(Collection entries)
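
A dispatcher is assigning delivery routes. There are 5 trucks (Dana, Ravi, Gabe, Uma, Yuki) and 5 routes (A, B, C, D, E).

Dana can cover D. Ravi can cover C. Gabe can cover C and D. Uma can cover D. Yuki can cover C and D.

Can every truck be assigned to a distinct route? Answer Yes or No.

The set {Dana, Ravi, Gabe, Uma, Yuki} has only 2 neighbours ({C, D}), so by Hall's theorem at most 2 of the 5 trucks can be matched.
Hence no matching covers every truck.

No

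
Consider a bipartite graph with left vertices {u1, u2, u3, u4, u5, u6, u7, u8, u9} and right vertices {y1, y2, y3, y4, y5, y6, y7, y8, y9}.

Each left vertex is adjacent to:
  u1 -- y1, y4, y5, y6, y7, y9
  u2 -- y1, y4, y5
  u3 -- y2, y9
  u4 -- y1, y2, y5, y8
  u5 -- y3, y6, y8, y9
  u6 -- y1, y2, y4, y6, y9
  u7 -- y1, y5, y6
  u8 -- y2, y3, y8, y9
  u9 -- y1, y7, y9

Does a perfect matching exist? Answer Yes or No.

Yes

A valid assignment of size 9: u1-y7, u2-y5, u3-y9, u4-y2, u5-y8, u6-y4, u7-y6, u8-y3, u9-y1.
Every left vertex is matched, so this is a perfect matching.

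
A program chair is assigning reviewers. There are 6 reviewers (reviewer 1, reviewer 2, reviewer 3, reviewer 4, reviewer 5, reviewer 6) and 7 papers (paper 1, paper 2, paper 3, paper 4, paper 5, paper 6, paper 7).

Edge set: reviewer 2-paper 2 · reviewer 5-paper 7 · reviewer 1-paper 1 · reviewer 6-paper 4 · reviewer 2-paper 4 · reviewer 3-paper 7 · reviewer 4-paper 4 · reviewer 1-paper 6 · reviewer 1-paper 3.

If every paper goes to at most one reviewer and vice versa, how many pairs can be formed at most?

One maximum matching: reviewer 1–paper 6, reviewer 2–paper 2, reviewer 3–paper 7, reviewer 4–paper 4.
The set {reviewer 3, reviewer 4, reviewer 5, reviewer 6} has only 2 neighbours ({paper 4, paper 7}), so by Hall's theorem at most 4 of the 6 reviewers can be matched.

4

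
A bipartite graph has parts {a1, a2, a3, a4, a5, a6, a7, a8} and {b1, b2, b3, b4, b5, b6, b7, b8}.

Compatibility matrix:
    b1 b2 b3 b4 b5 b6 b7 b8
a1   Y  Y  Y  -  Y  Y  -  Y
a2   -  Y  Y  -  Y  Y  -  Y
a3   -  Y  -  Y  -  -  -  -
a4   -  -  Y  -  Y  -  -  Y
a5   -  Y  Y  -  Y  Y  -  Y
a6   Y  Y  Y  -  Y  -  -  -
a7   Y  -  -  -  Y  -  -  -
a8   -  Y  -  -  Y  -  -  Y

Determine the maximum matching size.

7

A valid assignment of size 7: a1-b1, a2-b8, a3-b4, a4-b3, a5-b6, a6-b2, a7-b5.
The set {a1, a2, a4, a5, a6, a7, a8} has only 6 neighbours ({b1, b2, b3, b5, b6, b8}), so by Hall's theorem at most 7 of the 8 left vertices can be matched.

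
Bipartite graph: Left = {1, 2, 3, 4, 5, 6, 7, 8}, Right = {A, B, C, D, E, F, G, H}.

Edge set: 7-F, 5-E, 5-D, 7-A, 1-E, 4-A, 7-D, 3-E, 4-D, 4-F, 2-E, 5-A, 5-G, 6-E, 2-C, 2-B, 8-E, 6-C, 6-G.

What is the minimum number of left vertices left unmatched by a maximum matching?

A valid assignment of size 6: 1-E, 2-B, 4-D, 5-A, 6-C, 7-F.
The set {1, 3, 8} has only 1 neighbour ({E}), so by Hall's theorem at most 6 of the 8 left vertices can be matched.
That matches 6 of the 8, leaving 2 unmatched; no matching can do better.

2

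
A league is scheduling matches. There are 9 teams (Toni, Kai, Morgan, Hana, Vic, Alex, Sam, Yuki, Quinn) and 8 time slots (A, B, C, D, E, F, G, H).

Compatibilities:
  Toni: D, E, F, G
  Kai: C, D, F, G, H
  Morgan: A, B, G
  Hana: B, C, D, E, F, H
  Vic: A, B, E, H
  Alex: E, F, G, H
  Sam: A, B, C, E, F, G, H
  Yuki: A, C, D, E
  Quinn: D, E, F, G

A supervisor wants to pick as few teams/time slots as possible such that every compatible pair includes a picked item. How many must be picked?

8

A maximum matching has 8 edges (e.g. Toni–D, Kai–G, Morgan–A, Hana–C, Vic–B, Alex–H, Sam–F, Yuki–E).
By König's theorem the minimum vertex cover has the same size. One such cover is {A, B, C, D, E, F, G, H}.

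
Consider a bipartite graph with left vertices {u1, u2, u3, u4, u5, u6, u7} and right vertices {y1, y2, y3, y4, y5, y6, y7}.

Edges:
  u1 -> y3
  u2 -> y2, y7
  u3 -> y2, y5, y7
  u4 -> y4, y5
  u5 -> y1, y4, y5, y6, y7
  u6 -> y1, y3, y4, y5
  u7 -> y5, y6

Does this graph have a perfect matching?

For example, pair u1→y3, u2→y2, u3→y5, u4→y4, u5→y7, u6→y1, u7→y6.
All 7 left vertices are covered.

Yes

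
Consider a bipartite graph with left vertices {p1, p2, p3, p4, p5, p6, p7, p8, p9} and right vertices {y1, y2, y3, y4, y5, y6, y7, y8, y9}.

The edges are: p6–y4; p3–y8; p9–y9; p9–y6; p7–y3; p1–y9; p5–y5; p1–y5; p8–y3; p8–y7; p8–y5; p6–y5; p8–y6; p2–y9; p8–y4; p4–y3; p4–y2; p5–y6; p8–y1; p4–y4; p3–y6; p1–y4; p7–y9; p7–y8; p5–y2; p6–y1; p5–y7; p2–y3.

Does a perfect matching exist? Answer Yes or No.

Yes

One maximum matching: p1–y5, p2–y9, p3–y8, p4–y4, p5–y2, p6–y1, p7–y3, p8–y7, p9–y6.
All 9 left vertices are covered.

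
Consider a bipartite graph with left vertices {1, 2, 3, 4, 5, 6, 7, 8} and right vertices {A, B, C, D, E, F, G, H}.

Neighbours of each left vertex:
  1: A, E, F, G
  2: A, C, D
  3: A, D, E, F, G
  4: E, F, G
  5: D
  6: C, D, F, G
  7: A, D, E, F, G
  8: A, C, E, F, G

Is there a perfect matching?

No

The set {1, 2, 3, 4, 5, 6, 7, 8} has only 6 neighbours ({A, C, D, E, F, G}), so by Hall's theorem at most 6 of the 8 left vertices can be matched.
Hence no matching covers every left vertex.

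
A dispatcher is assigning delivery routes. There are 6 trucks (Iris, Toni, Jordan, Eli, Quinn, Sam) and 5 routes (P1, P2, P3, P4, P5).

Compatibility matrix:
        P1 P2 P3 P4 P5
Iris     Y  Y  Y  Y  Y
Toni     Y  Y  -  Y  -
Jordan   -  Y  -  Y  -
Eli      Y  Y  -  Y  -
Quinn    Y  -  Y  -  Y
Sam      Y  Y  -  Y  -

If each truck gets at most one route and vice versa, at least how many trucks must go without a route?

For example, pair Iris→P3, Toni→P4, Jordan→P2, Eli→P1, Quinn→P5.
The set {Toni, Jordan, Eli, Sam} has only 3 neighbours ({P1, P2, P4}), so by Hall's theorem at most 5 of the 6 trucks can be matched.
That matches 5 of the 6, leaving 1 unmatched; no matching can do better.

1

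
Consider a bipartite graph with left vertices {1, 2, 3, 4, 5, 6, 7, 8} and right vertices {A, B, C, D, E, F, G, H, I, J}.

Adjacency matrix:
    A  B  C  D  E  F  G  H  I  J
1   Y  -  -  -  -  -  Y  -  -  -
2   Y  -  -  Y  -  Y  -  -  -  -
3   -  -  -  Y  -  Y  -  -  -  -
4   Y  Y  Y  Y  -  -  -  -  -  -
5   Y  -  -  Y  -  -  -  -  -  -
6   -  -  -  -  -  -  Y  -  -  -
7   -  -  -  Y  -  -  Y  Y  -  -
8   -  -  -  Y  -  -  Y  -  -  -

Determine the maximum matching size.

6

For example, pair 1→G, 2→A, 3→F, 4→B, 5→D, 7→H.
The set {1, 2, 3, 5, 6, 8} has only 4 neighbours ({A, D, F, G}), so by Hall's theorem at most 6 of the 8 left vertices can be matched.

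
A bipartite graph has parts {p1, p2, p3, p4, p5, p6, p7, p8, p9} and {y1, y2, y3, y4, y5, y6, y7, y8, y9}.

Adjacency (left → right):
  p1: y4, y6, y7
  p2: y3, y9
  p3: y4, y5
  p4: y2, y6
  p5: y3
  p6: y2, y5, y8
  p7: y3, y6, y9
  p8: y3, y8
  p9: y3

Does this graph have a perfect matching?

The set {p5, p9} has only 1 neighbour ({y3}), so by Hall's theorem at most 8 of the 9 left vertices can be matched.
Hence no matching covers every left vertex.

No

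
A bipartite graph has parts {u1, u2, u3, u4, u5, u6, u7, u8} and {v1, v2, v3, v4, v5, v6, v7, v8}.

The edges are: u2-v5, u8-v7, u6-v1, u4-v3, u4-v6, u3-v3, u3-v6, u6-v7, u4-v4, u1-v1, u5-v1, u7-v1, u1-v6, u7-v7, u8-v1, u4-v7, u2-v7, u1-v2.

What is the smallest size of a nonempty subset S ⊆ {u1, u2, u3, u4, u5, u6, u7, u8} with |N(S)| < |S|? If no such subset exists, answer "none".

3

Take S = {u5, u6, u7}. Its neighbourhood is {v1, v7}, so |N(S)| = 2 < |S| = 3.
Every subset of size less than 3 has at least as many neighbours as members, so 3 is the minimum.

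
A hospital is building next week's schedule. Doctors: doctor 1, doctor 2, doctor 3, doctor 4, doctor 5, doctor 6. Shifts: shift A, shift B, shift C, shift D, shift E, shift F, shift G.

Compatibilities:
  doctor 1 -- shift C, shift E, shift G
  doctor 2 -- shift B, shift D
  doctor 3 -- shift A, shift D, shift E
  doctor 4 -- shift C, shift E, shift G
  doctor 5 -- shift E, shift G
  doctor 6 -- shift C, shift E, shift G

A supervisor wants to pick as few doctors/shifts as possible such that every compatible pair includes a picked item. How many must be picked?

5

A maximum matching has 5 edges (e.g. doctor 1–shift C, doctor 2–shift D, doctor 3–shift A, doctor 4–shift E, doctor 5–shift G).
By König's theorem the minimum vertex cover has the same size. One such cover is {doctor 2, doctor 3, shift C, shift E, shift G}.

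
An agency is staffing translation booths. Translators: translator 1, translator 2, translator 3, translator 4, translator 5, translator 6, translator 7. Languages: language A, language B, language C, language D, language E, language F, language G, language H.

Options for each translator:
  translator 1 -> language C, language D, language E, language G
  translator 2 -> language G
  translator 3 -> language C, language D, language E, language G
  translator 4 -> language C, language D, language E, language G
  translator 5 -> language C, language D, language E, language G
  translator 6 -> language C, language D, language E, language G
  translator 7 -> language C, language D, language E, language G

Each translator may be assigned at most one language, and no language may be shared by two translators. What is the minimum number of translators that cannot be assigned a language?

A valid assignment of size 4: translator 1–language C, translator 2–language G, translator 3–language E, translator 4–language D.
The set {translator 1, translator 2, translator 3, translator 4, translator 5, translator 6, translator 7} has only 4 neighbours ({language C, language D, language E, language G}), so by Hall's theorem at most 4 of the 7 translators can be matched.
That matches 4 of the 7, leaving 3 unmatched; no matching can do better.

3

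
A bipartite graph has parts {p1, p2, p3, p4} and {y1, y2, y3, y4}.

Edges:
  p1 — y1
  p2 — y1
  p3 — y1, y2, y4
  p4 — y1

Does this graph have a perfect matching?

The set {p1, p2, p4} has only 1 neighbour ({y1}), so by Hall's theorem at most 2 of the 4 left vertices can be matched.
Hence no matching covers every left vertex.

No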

---

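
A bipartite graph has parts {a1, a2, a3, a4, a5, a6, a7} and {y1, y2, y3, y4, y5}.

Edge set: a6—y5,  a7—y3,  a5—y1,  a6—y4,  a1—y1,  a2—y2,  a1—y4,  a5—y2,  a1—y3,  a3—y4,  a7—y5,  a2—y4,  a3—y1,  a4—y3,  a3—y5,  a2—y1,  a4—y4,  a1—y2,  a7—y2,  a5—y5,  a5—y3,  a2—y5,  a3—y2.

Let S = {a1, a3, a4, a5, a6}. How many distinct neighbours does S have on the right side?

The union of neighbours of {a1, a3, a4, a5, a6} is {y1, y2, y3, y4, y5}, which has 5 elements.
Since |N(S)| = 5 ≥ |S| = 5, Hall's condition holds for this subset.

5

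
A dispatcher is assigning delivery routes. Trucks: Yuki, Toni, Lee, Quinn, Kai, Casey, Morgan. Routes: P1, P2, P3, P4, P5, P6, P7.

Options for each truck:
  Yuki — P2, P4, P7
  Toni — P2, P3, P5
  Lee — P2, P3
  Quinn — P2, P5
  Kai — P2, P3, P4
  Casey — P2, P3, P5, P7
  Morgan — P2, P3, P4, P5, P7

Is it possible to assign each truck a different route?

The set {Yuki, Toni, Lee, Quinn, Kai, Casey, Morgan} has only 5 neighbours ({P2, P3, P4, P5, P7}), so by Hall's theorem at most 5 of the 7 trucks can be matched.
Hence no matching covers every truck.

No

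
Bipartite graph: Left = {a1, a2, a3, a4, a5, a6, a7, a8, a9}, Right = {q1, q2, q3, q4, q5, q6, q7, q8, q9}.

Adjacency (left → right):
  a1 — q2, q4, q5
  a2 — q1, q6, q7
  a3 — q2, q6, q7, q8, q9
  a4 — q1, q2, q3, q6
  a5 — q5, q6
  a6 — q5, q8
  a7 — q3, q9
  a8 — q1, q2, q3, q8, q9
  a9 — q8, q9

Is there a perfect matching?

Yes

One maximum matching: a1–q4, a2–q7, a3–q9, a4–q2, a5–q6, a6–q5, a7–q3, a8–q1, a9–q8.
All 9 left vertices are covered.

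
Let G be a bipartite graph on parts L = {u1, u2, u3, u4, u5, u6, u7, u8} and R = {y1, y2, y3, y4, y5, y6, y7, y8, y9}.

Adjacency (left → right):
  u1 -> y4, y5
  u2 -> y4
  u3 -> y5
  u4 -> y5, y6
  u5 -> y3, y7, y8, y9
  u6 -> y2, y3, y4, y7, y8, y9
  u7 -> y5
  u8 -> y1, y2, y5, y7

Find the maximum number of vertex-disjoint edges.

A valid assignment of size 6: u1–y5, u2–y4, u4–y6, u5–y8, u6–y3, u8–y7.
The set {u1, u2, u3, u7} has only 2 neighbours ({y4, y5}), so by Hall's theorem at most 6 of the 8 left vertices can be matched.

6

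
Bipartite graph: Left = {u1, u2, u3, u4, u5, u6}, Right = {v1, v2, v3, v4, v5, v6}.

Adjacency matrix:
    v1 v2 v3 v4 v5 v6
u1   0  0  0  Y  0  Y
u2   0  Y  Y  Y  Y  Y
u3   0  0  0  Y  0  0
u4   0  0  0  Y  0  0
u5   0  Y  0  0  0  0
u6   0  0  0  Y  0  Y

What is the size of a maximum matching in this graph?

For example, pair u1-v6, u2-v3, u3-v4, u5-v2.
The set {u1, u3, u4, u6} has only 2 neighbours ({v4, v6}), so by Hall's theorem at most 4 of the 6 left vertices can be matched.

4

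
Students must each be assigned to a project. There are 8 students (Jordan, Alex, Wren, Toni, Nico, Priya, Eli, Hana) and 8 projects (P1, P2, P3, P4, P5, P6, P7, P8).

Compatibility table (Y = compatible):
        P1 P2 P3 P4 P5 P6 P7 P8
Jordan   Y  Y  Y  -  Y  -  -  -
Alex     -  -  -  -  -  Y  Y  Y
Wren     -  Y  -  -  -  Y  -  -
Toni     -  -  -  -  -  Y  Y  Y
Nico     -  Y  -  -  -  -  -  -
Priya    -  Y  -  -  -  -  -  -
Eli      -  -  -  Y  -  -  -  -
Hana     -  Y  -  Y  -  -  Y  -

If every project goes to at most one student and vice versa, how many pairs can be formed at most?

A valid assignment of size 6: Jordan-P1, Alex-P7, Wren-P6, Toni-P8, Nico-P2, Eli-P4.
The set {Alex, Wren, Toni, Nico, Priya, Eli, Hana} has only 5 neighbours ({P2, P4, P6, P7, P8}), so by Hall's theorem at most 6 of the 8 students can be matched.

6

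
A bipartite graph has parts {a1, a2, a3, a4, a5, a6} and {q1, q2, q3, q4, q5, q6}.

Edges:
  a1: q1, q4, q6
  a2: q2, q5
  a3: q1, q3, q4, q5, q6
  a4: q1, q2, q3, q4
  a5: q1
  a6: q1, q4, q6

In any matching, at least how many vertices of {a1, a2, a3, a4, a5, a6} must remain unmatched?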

---

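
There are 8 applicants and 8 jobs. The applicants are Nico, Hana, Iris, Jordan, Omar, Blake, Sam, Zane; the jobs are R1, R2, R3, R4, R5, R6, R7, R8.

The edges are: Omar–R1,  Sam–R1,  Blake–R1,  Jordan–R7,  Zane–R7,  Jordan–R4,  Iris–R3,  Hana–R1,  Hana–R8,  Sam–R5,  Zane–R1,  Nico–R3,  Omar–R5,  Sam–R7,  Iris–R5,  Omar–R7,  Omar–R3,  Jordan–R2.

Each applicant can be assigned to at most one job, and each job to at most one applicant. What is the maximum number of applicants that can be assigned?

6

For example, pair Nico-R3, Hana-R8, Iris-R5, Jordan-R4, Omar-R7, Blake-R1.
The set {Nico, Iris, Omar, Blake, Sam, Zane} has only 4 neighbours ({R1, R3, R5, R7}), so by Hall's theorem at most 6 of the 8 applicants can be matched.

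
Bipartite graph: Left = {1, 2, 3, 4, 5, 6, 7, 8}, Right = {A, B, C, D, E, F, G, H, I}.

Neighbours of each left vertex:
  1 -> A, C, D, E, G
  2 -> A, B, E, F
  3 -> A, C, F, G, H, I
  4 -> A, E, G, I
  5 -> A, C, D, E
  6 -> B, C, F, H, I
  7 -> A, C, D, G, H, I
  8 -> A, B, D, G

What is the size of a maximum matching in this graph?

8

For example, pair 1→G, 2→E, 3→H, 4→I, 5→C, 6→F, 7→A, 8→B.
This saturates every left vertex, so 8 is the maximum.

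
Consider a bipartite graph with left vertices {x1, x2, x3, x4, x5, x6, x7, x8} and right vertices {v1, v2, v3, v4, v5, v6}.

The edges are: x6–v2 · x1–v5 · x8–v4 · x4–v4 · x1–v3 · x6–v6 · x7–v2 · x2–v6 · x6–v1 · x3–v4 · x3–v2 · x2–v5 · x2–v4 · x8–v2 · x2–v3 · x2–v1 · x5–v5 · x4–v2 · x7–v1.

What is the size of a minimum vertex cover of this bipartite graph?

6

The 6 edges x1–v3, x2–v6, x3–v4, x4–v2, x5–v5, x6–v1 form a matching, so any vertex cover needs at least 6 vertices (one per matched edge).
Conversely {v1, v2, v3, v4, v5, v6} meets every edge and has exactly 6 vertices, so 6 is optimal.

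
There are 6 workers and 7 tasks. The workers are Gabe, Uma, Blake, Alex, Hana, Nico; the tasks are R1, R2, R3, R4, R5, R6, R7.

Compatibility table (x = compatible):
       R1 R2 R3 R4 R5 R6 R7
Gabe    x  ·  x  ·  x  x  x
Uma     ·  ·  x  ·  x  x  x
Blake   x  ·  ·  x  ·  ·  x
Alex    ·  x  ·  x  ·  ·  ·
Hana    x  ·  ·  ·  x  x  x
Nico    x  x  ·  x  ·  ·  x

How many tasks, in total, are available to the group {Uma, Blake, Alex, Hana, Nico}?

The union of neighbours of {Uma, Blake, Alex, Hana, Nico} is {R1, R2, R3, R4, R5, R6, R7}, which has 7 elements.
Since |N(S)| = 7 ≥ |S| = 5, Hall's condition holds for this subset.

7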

- WHAT THE TASK ASKS -
Find the word "Options" in the entries and show each line where it is found.

- WRITTEN RESPONSE -
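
Options for each translator:
Options for each truck: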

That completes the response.